• [What you have to do] In the records below, locate the line containing "Apply Caesar cipher with shift 7", then extract it and all following lines exactly, ending with the last line.

• [Data to process]
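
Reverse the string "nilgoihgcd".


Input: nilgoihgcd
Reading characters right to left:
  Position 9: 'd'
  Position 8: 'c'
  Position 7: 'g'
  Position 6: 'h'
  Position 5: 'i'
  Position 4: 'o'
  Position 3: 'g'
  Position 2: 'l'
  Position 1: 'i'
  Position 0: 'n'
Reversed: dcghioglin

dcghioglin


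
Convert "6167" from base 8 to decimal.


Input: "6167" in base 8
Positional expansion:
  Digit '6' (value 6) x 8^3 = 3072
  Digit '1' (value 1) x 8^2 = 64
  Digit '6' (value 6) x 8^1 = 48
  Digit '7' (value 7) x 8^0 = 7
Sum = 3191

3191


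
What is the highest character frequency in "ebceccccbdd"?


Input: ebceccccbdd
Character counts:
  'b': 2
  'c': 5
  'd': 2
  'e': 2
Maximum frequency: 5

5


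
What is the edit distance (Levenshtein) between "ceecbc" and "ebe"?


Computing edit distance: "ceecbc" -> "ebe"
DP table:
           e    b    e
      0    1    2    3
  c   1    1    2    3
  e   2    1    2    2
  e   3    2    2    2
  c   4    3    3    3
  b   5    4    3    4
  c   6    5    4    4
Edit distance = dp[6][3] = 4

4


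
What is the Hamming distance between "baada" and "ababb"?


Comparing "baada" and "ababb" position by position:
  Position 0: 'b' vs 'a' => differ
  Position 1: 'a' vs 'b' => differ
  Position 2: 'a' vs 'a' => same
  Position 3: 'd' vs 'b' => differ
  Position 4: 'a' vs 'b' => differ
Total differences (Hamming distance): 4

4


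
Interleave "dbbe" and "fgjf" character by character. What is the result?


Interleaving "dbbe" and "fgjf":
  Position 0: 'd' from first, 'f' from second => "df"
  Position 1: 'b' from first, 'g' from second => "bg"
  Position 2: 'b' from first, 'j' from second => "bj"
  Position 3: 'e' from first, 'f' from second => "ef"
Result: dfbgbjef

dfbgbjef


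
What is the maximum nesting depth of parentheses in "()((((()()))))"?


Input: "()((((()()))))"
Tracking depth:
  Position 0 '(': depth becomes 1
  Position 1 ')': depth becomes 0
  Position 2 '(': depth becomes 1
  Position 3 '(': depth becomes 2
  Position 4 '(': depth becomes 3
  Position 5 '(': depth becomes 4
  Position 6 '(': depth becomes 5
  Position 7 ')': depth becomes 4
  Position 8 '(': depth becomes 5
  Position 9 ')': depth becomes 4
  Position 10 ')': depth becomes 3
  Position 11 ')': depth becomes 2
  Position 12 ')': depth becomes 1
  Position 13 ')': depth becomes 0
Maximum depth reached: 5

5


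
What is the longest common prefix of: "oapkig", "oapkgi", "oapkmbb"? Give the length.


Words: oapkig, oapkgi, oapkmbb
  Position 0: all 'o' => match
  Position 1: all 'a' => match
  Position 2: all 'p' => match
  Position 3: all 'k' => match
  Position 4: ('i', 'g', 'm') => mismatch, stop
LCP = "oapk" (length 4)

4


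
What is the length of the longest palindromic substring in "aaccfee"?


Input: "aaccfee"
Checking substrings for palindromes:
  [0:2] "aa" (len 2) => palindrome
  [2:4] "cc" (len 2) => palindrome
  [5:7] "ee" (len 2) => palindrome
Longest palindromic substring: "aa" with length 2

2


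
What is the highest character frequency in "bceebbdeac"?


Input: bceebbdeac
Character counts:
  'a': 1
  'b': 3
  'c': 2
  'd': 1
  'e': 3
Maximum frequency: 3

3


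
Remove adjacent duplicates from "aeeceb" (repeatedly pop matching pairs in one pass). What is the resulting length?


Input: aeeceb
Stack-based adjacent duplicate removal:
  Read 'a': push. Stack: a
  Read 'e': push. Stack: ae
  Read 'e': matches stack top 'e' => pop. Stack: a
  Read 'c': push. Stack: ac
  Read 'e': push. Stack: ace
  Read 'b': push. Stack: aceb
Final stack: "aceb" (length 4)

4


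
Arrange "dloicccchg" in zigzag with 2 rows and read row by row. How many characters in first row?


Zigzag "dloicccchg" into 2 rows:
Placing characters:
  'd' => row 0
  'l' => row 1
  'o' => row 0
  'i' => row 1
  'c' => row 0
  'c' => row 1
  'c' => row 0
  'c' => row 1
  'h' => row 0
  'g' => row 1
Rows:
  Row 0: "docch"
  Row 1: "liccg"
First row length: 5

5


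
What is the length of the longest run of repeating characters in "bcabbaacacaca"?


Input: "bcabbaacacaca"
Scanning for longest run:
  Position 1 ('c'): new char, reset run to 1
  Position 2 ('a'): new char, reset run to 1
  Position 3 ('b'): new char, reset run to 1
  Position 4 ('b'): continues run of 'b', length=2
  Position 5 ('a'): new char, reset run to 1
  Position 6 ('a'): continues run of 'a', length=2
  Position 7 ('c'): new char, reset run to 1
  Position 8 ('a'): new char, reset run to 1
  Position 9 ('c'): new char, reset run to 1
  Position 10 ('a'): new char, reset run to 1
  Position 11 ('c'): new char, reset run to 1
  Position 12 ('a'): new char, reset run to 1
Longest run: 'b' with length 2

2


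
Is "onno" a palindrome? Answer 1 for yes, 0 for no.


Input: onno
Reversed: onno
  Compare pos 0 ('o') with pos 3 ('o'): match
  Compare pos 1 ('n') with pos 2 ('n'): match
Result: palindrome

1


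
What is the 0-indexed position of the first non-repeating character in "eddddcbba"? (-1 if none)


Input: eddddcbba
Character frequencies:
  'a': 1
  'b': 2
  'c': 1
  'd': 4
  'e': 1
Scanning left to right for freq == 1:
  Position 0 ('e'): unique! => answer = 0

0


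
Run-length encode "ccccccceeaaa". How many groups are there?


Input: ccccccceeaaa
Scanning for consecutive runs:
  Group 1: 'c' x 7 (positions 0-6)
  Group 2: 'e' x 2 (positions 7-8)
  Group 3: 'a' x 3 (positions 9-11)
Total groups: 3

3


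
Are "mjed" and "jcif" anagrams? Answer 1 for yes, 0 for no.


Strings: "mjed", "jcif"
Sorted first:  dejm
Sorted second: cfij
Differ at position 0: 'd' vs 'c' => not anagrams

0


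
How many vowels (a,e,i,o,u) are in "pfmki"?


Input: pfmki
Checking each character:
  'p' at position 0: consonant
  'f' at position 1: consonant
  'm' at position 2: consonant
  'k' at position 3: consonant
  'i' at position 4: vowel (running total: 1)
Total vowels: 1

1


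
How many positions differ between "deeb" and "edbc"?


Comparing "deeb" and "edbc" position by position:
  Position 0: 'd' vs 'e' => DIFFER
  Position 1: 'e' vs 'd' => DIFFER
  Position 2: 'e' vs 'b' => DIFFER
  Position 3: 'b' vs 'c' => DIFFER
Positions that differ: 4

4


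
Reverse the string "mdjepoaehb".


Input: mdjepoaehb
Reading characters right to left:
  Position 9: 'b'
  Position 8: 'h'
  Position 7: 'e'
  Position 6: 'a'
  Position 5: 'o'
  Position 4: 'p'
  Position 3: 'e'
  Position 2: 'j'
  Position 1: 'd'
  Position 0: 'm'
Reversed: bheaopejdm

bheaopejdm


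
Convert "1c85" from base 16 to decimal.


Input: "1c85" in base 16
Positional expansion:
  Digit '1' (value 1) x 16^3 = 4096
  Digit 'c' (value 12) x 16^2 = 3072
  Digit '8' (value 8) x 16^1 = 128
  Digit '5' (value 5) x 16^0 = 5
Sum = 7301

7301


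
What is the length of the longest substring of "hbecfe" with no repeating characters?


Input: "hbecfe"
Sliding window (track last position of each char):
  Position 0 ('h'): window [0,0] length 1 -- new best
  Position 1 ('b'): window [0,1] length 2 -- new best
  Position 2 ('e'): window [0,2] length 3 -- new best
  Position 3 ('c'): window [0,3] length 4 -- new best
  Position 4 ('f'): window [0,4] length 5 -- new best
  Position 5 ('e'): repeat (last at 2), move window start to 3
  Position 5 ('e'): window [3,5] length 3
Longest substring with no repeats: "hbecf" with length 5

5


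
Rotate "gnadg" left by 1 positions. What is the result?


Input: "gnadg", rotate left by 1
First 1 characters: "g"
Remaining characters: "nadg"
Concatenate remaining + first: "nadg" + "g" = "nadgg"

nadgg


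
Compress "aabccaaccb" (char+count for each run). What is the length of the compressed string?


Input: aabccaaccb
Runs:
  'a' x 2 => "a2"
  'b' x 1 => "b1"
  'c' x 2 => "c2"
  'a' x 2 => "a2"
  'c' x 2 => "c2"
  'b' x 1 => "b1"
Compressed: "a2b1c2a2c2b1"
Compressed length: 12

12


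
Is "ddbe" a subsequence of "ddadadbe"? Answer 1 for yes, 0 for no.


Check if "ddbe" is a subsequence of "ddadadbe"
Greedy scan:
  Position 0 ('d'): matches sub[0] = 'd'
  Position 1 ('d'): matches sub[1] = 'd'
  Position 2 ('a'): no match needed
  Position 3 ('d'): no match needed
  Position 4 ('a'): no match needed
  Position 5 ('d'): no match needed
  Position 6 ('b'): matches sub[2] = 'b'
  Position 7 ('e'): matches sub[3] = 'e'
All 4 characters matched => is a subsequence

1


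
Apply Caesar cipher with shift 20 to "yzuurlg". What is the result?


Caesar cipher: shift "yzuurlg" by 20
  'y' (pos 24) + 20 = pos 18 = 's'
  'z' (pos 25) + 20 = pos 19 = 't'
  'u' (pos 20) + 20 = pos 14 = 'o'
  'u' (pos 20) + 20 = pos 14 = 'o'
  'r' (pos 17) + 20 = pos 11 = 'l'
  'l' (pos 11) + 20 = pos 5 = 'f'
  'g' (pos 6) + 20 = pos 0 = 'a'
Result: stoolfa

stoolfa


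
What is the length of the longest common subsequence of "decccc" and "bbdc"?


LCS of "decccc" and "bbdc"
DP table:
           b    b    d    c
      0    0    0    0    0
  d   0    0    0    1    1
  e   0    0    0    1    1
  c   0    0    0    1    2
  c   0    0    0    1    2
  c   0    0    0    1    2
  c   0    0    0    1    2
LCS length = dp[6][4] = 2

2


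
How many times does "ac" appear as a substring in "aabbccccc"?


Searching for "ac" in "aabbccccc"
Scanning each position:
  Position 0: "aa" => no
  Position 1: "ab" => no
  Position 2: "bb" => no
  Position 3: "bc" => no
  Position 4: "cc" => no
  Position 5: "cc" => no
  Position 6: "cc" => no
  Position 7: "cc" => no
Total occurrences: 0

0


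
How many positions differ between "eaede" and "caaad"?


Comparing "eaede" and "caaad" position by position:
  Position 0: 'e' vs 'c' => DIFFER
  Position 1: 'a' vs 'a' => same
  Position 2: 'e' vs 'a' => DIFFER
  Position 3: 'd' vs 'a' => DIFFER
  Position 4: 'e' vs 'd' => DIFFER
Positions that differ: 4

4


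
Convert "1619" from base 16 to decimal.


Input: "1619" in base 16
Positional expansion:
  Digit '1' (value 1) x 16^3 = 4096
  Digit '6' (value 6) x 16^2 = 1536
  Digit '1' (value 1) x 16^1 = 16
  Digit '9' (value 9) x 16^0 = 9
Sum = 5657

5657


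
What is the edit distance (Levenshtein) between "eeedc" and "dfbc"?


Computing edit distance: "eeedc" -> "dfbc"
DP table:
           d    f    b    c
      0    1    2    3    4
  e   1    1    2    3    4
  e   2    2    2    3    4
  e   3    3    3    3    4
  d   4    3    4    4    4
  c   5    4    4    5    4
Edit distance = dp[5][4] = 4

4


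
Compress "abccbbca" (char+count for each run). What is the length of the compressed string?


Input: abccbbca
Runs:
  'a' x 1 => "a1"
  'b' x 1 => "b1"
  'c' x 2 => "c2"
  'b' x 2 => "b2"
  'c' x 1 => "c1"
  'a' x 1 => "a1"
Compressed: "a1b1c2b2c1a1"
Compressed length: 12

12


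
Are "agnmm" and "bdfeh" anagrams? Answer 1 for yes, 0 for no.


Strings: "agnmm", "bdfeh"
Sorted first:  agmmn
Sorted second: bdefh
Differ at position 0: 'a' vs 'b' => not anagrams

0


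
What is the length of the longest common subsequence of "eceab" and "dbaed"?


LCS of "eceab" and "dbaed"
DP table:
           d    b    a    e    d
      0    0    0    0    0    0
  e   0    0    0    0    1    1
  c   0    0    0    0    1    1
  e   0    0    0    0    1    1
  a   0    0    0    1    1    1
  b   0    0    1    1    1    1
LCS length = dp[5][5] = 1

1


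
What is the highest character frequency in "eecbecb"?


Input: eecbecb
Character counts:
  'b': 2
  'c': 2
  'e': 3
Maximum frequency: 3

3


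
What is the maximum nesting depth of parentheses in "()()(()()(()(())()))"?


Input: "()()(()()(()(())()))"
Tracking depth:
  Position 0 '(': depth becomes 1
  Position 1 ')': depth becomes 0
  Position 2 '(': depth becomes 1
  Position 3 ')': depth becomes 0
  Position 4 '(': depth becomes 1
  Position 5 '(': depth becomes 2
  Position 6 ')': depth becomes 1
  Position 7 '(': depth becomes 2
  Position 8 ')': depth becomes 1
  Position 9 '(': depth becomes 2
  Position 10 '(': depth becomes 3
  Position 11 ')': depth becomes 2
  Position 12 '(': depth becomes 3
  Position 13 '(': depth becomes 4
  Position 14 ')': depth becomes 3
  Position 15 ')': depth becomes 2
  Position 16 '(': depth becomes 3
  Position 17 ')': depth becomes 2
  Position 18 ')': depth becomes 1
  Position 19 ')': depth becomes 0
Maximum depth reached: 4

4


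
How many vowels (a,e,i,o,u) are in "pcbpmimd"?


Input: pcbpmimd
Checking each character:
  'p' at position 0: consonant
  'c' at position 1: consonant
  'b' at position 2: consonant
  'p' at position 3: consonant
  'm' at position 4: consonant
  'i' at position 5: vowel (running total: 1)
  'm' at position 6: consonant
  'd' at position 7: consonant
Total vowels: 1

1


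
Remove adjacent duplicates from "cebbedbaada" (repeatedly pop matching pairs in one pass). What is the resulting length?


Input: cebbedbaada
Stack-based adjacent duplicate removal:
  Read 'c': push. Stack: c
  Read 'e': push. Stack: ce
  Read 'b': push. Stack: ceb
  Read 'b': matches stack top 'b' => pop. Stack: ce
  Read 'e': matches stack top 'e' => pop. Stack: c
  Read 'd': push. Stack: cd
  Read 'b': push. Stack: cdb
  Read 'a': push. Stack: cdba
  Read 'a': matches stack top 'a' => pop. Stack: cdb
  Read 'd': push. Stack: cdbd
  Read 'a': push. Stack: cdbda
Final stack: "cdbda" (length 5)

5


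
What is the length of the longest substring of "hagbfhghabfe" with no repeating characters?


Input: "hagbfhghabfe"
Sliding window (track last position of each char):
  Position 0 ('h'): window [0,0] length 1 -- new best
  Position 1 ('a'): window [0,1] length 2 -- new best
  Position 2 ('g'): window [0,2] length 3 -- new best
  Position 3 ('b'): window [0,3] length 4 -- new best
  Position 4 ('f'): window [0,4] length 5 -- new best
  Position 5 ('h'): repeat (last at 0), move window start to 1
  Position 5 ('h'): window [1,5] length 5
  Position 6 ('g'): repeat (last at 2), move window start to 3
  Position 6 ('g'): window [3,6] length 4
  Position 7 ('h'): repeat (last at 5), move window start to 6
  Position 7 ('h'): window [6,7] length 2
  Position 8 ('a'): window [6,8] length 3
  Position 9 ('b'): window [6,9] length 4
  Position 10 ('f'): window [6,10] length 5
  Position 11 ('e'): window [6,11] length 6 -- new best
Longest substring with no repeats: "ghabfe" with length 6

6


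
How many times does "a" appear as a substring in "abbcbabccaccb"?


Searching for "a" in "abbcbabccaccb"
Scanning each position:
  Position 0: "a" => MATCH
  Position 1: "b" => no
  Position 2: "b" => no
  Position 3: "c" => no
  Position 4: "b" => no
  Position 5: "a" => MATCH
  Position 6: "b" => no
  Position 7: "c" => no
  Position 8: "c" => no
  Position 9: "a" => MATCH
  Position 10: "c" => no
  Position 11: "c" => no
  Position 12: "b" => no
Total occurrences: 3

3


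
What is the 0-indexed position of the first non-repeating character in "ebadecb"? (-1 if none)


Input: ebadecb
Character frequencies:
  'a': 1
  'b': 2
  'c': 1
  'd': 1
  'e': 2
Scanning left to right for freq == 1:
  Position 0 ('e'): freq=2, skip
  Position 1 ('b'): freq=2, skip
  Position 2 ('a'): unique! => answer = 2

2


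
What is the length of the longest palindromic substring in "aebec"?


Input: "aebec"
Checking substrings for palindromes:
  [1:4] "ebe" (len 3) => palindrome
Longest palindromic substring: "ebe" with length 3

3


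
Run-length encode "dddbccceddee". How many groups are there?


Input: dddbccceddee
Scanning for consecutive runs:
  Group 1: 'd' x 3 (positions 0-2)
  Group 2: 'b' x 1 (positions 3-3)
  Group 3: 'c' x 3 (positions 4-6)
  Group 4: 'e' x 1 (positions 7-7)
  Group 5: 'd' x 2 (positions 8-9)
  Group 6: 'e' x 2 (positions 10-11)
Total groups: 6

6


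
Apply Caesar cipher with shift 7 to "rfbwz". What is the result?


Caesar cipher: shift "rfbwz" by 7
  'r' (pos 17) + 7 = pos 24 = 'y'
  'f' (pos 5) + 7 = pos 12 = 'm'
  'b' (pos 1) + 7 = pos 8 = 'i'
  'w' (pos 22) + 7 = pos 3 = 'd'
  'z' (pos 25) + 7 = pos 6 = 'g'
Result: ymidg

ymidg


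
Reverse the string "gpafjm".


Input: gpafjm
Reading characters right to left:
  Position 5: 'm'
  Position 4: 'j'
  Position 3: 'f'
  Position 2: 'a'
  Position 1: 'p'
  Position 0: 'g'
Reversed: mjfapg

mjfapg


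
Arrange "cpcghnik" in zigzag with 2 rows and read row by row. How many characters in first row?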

• [Your solution]
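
Apply Caesar cipher with shift 7 to "rfbwz". What is the result?


Caesar cipher: shift "rfbwz" by 7
  'r' (pos 17) + 7 = pos 24 = 'y'
  'f' (pos 5) + 7 = pos 12 = 'm'
  'b' (pos 1) + 7 = pos 8 = 'i'
  'w' (pos 22) + 7 = pos 3 = 'd'
  'z' (pos 25) + 7 = pos 6 = 'g'
Result: ymidg

ymidg


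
Reverse the string "gpafjm".


Input: gpafjm
Reading characters right to left:
  Position 5: 'm'
  Position 4: 'j'
  Position 3: 'f'
  Position 2: 'a'
  Position 1: 'p'
  Position 0: 'g'
Reversed: mjfapg

mjfapg


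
Arrange "cpcghnik" in zigzag with 2 rows and read row by row. How many characters in first row?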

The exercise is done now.